Saved data entries
╔══

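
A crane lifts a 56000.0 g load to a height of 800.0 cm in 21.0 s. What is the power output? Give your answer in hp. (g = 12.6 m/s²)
W = mgh = 56×12.6×8 = 5645 J
P = W/t = 5645/21 = 268.8 W = 0.3605 hp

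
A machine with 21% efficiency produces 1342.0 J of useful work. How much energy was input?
W_in = W_out/η = 1342.0/0.21 = 6390.5 J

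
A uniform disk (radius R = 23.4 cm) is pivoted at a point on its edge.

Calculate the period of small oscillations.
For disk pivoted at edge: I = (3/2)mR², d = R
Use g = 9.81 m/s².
I/m = (3/2)R² = 0.08213 m²; d = R = 0.234 m
T = 2π√((3/2)R²/(gR)) = 2π√(3R/(2g)) = 1.188 s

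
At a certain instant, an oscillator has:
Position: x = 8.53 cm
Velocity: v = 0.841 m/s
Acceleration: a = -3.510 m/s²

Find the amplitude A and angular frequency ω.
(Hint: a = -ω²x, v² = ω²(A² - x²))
a = −ω²x → ω = √(|a|/x) = √(3.51/0.0853) = 6.415 rad/s
v² = ω²(A² − x²) → A = √(x² + v²/ω²) = √(0.0853² + 0.841²/6.415²) = 0.1564 m = 15.64 cm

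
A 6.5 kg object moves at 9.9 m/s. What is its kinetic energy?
KE = ½mv² = ½×6.5×9.9² = 318.5325 J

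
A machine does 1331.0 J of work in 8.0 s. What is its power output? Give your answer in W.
P = W/t = 1331 J / 8 s = 166.4 W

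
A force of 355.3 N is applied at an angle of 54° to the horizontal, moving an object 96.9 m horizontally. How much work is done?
W = Fd cosθ = 355.3×96.9×cos(54°) = 20237.0 J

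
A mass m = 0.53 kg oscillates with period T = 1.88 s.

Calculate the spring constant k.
T = 2π√(m/k) → k = m(2π/T)² = 0.53×(2π/1.88)² = 5.92 N/m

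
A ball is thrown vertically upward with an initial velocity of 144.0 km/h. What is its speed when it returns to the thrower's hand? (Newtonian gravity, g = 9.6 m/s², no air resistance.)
By conservation of energy, the ball returns at the same speed = 144.0 km/h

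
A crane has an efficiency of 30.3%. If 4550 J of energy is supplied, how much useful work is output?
W_out = η × W_in = 0.303 × 4550 = 1378.6 J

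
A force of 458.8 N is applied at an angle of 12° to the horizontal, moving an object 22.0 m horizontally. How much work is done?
W = Fd cosθ = 458.8×22.0×cos(12°) = 9873.0 J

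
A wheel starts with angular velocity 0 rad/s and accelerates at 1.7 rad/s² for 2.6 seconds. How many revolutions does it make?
θ = ω₀t + ½αt² = 0×2.6 + ½×1.7×2.6² = 5.75 rad
Revolutions = θ/(2π) = 5.75/(2π) = 0.91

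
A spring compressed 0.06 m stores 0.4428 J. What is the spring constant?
PE = ½kx² → k = 2PE/x² = 2×0.4428/0.06² = 246.0 N/m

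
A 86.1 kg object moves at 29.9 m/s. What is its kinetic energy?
KE = ½mv² = ½×86.1×29.9² = 38487.13 J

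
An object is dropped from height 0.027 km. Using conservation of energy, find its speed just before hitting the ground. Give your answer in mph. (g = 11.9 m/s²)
mgh = ½mv² → v = √(2gh) = √(2×11.9×27) = 25.35 m/s = 56.71 mph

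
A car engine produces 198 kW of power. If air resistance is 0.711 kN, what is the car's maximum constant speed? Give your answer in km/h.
P = Fv → v = P/F = 198000 W / 711 N = 278.5 m/s = 1003.0 km/h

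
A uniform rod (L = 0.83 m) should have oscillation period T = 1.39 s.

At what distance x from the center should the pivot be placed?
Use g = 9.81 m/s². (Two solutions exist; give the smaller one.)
T = 2π√((L²/12 + x²)/(gx)). Let c = T²g/(4π²) = 0.4801.
x² − cx + L²/12 = 0 → x = (c − √(c² − L²/3))/2 = 0.2253 m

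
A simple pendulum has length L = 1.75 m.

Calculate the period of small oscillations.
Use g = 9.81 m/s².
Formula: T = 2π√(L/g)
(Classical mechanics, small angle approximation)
T = 2π√(L/g) = 2π√(1.75/9.81) = 2.654 s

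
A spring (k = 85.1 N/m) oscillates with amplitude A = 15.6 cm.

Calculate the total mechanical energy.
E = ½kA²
E = ½kA² = ½×85.1×(0.156)² = 1.035 J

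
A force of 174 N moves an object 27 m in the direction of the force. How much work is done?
W = Fd = 174×27 = 4698.0 J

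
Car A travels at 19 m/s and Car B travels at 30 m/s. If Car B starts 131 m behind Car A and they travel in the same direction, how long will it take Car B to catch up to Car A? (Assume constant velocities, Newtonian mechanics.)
Relative speed: v_rel = 30 - 19 = 11 m/s
Time to catch: t = d₀/v_rel = 131/11 = 11.91 s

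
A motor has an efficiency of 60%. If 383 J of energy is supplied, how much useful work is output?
W_out = η × W_in = 0.6 × 383 = 229.8 J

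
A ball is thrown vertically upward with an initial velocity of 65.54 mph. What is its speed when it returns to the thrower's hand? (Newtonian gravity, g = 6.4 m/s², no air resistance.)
By conservation of energy, the ball returns at the same speed = 65.54 mph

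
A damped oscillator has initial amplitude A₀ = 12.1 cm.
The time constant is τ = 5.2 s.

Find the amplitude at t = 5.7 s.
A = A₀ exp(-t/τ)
A = A₀ exp(−t/τ) = 12.1×exp(−5.7/5.2) = 4.043 cm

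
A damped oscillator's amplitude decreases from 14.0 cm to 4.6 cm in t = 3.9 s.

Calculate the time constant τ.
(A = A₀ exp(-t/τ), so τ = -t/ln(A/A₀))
A/A₀ = 4.6/14.0 = 0.3286; ln(A/A₀) = -1.113
τ = −t/ln(A/A₀) = −3.9/-1.113 = 3.504 s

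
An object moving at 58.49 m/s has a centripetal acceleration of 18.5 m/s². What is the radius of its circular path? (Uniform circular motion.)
r = v²/a_c = 58.49²/18.5 = 184.92 m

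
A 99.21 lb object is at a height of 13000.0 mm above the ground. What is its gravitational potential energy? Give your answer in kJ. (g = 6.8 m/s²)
PE = mgh = 45 kg × 6.8 m/s² × 13 m = 3978 J = 3.978 kJ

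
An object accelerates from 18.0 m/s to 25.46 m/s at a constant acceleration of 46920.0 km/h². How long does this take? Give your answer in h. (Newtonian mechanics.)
t = (v - v₀)/a (with unit conversion) = 0.0005724 h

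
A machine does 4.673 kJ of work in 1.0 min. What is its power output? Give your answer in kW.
P = W/t = 4673 J / 60 s = 77.88 W = 0.07788 kW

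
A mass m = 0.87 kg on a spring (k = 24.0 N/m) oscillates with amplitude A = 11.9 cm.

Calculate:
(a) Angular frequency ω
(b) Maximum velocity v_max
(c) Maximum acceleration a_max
ω = √(k/m) = √(24.0/0.87) = 5.252 rad/s
v_max = ωA = 5.252×0.119 = 0.625 m/s
a_max = ω²A = 5.252²×0.119 = 3.283 m/s²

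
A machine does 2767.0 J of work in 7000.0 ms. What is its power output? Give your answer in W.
P = W/t = 2767 J / 7 s = 395.3 W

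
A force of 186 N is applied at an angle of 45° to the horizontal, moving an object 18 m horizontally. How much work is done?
W = Fd cosθ = 186×18×cos(45°) = 2367.4 J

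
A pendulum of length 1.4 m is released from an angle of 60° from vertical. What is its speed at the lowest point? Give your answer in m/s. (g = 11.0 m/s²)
h = L(1 − cosθ) = 1.4×(1 − cos60°) = 0.7 m
v = √(2gh) = √(2×11.0×0.7) = 3.924 m/s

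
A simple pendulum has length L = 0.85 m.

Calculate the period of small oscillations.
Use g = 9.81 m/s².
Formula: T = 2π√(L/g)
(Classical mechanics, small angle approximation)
T = 2π√(L/g) = 2π√(0.85/9.81) = 1.85 s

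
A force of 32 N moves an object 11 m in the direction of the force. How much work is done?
W = Fd = 32×11 = 352.0 J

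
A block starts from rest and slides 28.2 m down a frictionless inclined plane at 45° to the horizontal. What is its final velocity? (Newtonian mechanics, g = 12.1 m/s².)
a = g sin(θ) = 12.1 × sin(45°) = 8.56 m/s²
v = √(2ad) = √(2 × 8.56 × 28.2) = 21.97 m/s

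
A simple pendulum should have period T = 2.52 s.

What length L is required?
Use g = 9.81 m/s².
T = 2π√(L/g) → L = g(T/2π)² = 9.81×(2.52/2π)² = 1.578 m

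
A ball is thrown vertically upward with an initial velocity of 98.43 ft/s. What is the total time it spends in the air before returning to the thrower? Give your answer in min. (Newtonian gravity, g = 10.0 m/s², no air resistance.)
t_total = 2v₀/g (with unit conversion) = 0.1 min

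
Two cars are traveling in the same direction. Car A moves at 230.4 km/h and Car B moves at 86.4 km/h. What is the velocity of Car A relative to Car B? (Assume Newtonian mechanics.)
v_rel = v_A - v_B = 230.4 - 86.4 = 144.0 km/h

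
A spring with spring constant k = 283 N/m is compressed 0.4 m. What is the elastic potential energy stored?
PE = ½kx² = ½×283×0.4² = 22.64 J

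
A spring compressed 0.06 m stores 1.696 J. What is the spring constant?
PE = ½kx² → k = 2PE/x² = 2×1.696/0.06² = 942.2 N/m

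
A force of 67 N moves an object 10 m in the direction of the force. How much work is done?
W = Fd = 67×10 = 670.0 J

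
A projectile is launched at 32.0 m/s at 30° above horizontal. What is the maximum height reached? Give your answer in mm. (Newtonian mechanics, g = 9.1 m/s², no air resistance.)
H = v₀²sin²(θ)/(2g) (with unit conversion) = 14070.0 mm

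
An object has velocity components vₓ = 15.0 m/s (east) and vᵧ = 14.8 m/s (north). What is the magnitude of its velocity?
|v| = √(vₓ² + vᵧ²) = √(15.0² + 14.8²) = √(444.04) = 21.07 m/s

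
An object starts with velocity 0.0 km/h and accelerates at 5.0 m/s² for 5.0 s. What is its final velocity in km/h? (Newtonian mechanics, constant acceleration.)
v = v₀ + at (with unit conversion) = 90.0 km/h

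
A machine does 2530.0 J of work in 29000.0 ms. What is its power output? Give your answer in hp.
P = W/t = 2530 J / 29 s = 87.24 W = 0.117 hp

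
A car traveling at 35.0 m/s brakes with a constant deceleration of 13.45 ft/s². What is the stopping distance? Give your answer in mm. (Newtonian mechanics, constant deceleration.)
d = v₀² / (2a) (with unit conversion) = 149400.0 mm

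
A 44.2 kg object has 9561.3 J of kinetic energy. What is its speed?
KE = ½mv² → v = √(2KE/m) = √(2×9561.3/44.2) = 20.8 m/s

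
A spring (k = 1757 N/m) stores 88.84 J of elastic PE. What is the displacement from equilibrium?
PE = ½kx² → x = √(2PE/k) = √(2×88.84/1757) = 0.318 m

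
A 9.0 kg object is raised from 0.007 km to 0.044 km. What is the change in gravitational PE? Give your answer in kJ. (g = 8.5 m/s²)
ΔPE = mg(h₂ − h₁) = 9 kg × 8.5 m/s² × (44 − 7) m = 2830 J = 2.83 kJ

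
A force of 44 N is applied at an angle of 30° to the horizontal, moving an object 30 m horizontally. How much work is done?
W = Fd cosθ = 44×30×cos(30°) = 1143.2 J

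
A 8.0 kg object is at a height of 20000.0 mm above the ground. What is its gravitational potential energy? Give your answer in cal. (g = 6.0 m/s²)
PE = mgh = 8 kg × 6.0 m/s² × 20 m = 960 J = 229.4 cal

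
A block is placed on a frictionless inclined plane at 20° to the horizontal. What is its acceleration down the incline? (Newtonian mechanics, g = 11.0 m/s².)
a = g sin(θ) = 11.0 × sin(20°) = 11.0 × 0.342 = 3.76 m/s²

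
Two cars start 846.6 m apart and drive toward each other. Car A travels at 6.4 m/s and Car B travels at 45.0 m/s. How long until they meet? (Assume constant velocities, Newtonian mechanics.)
Combined speed: v_combined = 6.4 + 45.0 = 51.4 m/s
Time to meet: t = d/51.4 = 846.6/51.4 = 16.47 s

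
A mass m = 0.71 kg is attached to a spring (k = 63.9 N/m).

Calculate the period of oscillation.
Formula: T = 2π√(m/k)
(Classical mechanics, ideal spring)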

╚══

• What to produce
Where a line above contains the string "amplitude", tally it, then give the number alone.

• Result of the exercise
6